Look below for the line holding "Consider a parametric sketch with entities: point R;" and the line holding "Distance(R, B) = 67.03". Transcribe exactly those lines and all lines between them, nothing more.

■ Records excerpted from a collection
____________
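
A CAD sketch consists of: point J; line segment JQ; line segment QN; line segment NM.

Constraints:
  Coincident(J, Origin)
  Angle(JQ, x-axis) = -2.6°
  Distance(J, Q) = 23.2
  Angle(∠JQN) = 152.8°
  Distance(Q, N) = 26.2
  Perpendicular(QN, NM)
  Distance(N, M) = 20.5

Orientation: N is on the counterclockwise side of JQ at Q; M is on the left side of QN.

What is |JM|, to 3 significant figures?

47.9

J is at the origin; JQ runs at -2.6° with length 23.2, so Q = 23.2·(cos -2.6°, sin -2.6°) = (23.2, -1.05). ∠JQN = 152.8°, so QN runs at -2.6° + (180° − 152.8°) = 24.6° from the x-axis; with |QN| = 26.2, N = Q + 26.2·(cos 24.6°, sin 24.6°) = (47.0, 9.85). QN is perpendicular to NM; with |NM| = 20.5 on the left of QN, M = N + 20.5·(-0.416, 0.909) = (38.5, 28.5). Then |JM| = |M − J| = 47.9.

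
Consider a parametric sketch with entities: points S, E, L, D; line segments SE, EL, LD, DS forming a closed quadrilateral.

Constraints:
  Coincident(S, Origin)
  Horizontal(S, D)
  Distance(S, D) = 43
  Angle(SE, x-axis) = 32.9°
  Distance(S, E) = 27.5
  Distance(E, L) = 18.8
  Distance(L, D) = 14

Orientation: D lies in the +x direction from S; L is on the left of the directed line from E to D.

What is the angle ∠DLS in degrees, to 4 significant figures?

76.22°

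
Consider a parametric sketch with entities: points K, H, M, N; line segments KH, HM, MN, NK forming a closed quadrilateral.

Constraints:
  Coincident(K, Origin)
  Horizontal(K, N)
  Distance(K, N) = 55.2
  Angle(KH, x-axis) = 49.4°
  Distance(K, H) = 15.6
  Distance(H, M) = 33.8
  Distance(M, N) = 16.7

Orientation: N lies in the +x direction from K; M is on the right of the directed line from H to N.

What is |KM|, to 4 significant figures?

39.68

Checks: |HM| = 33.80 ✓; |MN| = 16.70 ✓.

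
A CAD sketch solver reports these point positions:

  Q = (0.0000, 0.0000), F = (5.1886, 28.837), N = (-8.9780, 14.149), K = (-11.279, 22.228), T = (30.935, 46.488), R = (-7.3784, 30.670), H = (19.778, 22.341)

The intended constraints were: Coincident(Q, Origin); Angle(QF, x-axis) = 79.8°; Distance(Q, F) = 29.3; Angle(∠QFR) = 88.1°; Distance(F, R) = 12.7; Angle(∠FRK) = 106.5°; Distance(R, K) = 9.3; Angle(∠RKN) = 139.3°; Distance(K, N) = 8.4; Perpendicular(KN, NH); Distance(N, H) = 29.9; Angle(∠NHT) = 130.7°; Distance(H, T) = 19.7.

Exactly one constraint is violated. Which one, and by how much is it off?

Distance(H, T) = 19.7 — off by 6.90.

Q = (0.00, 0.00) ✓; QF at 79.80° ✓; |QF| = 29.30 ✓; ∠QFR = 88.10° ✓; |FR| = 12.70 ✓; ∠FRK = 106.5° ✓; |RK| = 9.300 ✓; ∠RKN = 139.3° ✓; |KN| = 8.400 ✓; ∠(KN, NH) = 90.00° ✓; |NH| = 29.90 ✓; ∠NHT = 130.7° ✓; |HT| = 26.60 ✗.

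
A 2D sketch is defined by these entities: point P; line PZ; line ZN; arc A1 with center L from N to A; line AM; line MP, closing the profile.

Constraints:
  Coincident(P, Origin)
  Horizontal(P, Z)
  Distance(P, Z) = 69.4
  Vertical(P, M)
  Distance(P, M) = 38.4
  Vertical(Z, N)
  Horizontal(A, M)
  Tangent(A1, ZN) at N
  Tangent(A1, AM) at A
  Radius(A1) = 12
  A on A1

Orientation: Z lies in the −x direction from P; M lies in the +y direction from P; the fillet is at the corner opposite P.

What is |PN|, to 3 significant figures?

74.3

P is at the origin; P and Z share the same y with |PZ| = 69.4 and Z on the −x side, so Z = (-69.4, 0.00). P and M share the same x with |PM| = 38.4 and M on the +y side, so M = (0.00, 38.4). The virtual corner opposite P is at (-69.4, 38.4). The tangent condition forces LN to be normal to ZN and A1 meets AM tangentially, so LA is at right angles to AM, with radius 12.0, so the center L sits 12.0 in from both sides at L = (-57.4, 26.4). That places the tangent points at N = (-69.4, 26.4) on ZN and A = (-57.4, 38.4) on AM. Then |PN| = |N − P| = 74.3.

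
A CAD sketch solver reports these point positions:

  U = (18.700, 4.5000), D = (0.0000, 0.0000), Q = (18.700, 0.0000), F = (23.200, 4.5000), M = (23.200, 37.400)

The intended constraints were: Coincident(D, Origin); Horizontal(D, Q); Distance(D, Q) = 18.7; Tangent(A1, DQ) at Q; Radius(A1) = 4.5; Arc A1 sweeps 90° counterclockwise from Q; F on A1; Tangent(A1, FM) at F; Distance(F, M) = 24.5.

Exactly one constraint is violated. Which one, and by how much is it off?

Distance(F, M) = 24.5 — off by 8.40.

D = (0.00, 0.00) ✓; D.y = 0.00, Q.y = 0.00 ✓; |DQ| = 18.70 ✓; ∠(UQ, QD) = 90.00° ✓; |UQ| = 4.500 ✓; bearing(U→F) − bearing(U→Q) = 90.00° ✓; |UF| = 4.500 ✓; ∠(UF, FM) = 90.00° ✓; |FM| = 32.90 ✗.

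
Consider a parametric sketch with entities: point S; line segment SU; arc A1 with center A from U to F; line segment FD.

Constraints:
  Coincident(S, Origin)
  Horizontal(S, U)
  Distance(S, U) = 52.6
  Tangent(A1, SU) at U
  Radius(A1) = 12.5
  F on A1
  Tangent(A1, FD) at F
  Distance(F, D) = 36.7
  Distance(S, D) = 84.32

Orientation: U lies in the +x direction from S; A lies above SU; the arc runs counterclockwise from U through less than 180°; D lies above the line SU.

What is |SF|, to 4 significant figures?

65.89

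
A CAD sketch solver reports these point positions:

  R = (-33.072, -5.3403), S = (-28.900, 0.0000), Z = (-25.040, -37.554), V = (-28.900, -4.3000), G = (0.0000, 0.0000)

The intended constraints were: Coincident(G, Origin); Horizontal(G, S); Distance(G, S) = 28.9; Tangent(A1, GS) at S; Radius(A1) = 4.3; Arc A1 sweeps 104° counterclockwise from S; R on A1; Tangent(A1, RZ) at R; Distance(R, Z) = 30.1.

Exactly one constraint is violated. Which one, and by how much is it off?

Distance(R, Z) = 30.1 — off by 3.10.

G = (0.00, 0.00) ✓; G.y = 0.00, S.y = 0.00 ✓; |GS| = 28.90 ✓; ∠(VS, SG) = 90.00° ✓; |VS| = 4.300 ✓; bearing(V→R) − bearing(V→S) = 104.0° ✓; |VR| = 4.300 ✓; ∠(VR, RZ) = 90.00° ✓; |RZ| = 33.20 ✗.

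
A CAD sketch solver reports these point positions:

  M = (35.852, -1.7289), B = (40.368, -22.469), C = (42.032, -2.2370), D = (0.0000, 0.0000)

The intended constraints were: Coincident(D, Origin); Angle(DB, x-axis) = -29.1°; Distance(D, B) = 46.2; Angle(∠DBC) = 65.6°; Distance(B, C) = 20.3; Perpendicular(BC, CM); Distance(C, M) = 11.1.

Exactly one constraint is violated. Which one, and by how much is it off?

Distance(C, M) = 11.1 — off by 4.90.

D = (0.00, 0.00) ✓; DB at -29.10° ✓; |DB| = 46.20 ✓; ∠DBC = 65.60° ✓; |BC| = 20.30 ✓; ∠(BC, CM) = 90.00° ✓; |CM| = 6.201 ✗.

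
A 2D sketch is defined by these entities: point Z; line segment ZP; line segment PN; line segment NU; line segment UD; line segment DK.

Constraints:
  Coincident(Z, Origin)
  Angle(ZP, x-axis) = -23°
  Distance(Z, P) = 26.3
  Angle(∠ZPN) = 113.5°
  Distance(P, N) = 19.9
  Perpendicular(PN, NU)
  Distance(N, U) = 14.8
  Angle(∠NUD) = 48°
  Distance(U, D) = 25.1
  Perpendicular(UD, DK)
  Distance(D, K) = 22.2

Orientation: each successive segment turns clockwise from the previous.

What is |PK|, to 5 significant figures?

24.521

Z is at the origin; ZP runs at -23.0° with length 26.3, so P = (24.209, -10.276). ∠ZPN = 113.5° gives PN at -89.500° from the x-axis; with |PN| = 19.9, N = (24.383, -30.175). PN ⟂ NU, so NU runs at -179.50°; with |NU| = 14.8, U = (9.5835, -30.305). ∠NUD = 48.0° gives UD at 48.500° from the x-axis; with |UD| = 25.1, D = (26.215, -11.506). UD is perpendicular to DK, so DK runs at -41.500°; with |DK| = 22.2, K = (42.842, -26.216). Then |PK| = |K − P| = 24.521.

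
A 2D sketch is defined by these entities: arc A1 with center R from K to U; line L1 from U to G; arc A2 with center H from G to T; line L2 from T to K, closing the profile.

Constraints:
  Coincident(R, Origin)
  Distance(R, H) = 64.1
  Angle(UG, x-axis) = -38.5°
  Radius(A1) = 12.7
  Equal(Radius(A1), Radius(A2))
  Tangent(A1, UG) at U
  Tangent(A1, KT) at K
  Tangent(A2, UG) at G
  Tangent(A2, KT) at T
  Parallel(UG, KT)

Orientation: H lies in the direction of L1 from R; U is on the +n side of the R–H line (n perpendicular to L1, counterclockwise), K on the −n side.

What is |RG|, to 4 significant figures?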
____________
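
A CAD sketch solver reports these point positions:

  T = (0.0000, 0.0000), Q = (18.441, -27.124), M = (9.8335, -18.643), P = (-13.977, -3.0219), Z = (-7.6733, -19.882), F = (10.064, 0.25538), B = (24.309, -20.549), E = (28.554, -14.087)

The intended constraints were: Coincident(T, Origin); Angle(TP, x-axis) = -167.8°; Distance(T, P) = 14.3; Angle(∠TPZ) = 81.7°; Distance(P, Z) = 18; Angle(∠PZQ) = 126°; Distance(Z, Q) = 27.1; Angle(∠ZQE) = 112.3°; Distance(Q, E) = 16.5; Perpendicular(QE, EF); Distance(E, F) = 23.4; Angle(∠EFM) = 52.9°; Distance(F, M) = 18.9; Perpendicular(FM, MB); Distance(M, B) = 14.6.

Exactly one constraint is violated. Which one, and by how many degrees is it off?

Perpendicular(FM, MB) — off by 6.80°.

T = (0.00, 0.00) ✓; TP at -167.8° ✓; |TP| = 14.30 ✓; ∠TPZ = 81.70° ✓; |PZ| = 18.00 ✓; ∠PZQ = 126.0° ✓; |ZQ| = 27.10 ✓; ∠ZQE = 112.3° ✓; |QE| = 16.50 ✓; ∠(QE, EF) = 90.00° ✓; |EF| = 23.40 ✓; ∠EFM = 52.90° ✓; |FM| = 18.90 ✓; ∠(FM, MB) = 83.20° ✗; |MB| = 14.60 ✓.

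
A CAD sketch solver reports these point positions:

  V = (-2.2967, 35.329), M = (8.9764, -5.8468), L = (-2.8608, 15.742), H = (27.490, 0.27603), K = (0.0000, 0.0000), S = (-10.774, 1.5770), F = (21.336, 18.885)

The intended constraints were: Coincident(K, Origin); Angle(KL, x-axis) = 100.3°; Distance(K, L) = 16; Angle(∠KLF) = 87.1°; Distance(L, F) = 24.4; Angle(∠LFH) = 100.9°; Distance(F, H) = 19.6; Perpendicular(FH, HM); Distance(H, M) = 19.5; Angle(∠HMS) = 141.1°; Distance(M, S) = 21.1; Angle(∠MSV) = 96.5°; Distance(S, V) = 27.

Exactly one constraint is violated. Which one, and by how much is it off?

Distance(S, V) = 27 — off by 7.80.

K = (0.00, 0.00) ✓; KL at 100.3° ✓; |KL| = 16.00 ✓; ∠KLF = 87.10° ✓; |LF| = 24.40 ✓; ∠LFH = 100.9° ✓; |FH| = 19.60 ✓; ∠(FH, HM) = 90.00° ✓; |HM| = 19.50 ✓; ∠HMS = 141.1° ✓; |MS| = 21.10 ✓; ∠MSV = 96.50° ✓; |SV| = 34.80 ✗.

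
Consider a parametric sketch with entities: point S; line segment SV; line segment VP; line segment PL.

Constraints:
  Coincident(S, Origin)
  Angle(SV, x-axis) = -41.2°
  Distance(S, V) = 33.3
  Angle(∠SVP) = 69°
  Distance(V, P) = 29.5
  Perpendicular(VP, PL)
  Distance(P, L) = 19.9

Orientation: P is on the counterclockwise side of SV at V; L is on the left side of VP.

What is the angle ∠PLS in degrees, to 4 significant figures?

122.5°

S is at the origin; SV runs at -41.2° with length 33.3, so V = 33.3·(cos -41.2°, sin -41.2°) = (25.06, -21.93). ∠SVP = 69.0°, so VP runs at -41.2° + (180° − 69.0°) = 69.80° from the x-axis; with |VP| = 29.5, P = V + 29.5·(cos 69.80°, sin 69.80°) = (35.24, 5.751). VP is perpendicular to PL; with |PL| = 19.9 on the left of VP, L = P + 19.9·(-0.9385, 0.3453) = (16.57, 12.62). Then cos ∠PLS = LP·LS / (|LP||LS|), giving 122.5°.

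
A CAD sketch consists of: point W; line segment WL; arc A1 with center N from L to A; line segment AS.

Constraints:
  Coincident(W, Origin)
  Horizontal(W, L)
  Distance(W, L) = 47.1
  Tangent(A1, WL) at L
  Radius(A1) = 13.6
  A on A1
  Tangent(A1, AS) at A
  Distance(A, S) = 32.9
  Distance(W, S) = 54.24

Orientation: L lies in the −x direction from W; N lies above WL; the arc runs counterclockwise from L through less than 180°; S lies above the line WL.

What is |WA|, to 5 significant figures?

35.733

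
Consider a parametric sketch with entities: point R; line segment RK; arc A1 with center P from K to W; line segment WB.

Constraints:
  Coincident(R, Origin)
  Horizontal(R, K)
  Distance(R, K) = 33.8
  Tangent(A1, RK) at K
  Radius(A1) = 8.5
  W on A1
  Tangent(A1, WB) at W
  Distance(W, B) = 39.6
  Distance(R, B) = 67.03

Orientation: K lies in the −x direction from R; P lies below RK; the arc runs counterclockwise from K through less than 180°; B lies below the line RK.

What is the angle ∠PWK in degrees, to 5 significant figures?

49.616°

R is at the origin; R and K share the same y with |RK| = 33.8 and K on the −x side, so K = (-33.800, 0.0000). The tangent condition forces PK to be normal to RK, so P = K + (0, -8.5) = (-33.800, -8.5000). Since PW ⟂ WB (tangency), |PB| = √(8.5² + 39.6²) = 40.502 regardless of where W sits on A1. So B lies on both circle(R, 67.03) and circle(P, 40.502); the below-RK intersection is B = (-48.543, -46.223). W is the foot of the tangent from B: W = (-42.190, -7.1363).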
____________
■ Task output
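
Consider a parametric sketch with entities: point R; line segment RK; arc A1 with center P from K to W; line segment WB.

Constraints:
  Coincident(R, Origin)
  Horizontal(R, K)
  Distance(R, K) = 33.8
  Tangent(A1, RK) at K
  Radius(A1) = 8.5
  W on A1
  Tangent(A1, WB) at W
  Distance(W, B) = 39.6
  Distance(R, B) = 67.03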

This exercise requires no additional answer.